◆ What this task involves
Copy every line from the records below that carries the word "Vowels".

= Beginning of Section =

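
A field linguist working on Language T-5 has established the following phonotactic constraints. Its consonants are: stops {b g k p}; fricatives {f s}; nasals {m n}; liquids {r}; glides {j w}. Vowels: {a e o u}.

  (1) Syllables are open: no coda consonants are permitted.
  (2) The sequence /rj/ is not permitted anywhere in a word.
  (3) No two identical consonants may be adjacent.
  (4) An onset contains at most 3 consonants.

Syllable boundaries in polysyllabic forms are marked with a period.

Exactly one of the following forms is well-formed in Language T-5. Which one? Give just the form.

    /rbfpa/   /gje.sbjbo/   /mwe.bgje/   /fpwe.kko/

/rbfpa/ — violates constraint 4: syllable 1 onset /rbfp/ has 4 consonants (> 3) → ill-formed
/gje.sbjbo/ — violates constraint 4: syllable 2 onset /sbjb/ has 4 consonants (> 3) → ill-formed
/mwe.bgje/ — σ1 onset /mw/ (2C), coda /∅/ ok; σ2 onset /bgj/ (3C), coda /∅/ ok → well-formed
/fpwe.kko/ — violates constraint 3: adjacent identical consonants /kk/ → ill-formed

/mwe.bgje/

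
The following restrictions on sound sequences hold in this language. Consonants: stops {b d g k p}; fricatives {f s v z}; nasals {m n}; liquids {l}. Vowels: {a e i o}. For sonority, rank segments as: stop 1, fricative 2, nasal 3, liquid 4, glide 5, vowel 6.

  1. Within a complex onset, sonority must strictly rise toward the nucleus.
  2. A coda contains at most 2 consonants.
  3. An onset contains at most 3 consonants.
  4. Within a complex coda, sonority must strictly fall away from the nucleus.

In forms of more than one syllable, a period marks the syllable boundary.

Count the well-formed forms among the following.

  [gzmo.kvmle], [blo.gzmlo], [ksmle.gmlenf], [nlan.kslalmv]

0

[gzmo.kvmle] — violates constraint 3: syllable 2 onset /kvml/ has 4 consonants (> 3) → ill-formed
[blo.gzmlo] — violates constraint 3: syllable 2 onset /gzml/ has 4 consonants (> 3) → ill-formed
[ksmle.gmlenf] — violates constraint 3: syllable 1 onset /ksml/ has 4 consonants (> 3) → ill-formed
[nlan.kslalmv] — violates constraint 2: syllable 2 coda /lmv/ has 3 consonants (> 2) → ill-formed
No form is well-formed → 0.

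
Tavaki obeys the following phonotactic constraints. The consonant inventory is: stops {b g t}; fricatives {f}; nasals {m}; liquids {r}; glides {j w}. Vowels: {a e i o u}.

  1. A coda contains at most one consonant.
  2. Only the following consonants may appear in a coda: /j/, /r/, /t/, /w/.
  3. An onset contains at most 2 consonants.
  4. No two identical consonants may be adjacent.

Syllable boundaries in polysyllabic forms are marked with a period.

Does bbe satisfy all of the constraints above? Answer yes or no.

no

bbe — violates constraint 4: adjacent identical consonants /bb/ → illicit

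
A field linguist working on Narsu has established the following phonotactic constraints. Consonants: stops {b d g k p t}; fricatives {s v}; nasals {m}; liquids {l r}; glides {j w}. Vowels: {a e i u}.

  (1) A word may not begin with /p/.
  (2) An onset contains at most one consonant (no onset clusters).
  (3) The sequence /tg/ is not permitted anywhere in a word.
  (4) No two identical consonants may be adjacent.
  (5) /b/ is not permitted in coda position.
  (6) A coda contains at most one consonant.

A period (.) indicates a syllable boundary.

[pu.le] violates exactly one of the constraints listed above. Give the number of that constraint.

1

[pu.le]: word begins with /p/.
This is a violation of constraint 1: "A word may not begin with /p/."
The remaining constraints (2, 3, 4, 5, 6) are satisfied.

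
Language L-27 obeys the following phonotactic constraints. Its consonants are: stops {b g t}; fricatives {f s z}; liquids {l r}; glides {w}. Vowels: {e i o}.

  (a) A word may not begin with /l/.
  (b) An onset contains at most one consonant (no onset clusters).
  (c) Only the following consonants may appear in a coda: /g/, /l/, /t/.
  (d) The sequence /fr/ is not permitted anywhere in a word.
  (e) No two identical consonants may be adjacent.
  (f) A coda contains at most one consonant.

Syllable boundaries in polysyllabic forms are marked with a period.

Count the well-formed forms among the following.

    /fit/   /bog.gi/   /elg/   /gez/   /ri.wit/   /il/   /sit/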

= End of Section =

◆ Solution for this problem
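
A field linguist working on Language T-5 has established the following phonotactic constraints. Its consonants are: stops {b g k p}; fricatives {f s}; nasals {m n}; liquids {r}; glides {j w}. Vowels: {a e o u}.
The following restrictions on sound sequences hold in this language. Consonants: stops {b d g k p}; fricatives {f s v z}; nasals {m n}; liquids {l}. Vowels: {a e i o}. For sonority, rank segments as: stop 1, fricative 2, nasal 3, liquid 4, glide 5, vowel 6.
Tavaki obeys the following phonotactic constraints. The consonant inventory is: stops {b g t}; fricatives {f}; nasals {m}; liquids {r}; glides {j w}. Vowels: {a e i o u}.
A field linguist working on Narsu has established the following phonotactic constraints. Consonants: stops {b d g k p t}; fricatives {s v}; nasals {m}; liquids {l r}; glides {j w}. Vowels: {a e i u}.
Language L-27 obeys the following phonotactic constraints. Its consonants are: stops {b g t}; fricatives {f s z}; liquids {l r}; glides {w}. Vowels: {e i o}.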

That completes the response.